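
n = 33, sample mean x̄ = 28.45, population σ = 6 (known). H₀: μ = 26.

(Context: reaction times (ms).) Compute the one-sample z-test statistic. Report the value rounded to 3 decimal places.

test statistic = 2.346

SE = σ/√n = 6/√33 = 1.0445
z = (x̄−μ₀)/SE = (28.45−26)/1.0445 = 2.3457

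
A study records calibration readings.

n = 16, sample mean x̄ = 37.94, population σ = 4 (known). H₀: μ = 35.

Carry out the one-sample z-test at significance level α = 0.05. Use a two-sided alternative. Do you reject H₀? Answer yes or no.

SE = σ/√n = 4/√16 = 1.0000
z = (x̄−μ₀)/SE = (37.94−35)/1.0000 = 2.9400
p-value (two-sided) = 0.00328
At α=0.05: p < α → reject H₀

reject H₀: yes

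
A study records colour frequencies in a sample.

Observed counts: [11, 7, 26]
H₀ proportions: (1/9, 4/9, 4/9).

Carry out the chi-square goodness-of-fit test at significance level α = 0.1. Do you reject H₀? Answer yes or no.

reject H₀: yes

n = 44; E_i = n·p_i = [4.89, 19.56, 19.56]
χ² = (11−4.89)²/4.89 + (7−19.56)²/19.56 + (26−19.56)²/19.56 = 17.8239
df = 2
p-value (upper-tail) = 0.00013
At α=0.1: p < α → reject H₀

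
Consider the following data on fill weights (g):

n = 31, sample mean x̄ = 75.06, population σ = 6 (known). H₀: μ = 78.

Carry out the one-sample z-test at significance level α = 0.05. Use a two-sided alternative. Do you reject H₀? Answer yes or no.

SE = σ/√n = 6/√31 = 1.0776
z = (x̄−μ₀)/SE = (75.06−78)/1.0776 = -2.7282
p-value (two-sided) = 0.00637
At α=0.05: p < α → reject H₀

reject H₀: yes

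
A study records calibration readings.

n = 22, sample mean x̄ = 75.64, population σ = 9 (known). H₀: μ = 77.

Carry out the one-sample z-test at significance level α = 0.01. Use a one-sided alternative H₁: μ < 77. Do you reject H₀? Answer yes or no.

SE = σ/√n = 9/√22 = 1.9188
z = (x̄−μ₀)/SE = (75.64−77)/1.9188 = -0.7088
p-value (one-sided, H₁ less) = 0.23923
At α=0.01: p ≥ α → fail to reject H₀

reject H₀: no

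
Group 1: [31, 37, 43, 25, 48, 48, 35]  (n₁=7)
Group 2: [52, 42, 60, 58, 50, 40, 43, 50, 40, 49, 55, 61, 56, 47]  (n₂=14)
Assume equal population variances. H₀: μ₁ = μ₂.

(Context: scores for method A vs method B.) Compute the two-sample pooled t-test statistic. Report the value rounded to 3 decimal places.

test statistic = -3.389

x̄₁=38.143, s₁=8.688, n₁=7
x̄₂=50.214, s₂=7.192, n₂=14
s_p² = [6·8.688² + 13·7.192²]/19 = 59.2218
SE = √(s_p²·(1/7+1/14)) = 3.5624
t = (38.143−50.214)/3.5624 = -3.3886
df = 19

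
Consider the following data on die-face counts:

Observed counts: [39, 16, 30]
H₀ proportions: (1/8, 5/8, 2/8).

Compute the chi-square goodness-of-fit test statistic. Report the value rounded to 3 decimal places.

test statistic = 105.325

n = 85; E_i = n·p_i = [10.62, 53.12, 21.25]
χ² = (39−10.62)²/10.62 + (16−53.12)²/53.12 + (30−21.25)²/21.25 = 105.3247
df = 2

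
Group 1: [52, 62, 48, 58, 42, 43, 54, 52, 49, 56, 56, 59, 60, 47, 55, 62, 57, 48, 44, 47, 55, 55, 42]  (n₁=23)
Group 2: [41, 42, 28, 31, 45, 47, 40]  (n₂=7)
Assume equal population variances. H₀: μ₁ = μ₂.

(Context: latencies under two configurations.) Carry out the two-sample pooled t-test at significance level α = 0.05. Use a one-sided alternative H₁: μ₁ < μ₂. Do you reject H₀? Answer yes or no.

x̄₁=52.304, s₁=6.292, n₁=23
x̄₂=39.143, s₂=7.058, n₂=7
s_p² = [22·6.292² + 6·7.058²]/28 = 41.7760
SE = √(s_p²·(1/23+1/7)) = 2.7900
t = (52.304−39.143)/2.7900 = 4.7173
df = 28
p-value (one-sided, H₁ less) = 0.99997
At α=0.05: p ≥ α → fail to reject H₀

reject H₀: no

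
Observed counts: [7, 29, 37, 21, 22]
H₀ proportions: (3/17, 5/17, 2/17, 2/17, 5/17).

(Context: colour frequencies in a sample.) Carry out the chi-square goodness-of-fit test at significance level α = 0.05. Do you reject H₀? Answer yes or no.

n = 116; E_i = n·p_i = [20.47, 34.12, 13.65, 13.65, 34.12]
χ² = (7−20.47)²/20.47 + (29−34.12)²/34.12 + (37−13.65)²/13.65 + (21−13.65)²/13.65 + (22−34.12)²/34.12 = 57.8592
df = 4
p-value (upper-tail) = 0.00000
At α=0.05: p < α → reject H₀

reject H₀: yes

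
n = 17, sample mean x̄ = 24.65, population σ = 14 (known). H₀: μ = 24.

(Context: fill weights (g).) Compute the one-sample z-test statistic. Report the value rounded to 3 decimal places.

test statistic = 0.191

SE = σ/√n = 14/√17 = 3.3955
z = (x̄−μ₀)/SE = (24.65−24)/3.3955 = 0.1914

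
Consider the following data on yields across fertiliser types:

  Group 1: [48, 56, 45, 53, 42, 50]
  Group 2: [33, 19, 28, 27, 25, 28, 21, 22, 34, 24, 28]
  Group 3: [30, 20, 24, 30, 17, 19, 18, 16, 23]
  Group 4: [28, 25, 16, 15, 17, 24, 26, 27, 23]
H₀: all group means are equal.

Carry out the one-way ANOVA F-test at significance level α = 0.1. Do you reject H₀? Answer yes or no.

reject H₀: yes

Group means [49.00, 26.27, 21.89, 22.33], grand mean 28.029
SSB = Σnᵢ(x̄ᵢ−x̄)² = 3303.901; SSW = ΣΣ(x−x̄ᵢ)² = 775.071
MSB = 3303.901/3 = 1101.3002; MSW = 775.071/31 = 25.0023
F = MSB/MSW = 44.0480
df = (3, 31)
p-value (upper-tail) = 0.00000
At α=0.1: p < α → reject H₀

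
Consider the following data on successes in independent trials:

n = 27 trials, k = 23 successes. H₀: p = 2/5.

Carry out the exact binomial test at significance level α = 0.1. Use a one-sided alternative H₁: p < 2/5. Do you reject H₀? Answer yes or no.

Exact binomial: n=27, k=23, p₀=2/5=0.4000
P(X≤23) from Σ C(n,i)·p₀^i·(1−p₀)^(n−i)
p-value (one-sided, H₁ less) = 1.00000
At α=0.1: p ≥ α → fail to reject H₀

reject H₀: no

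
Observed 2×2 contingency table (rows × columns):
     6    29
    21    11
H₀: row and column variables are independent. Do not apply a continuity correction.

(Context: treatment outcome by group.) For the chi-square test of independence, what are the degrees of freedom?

degrees of freedom = 1

df = (r−1)(c−1) = (2−1)·(2−1) = 1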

- _Exercise goal_: Check the entries above line by line and return each one containing the word "data".

- _Response to the exercise_:
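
Consider the following data on fill weights (g):
Consider the following data on die-face counts:
Consider the following data on yields across fertiliser types:
Consider the following data on successes in independent trials: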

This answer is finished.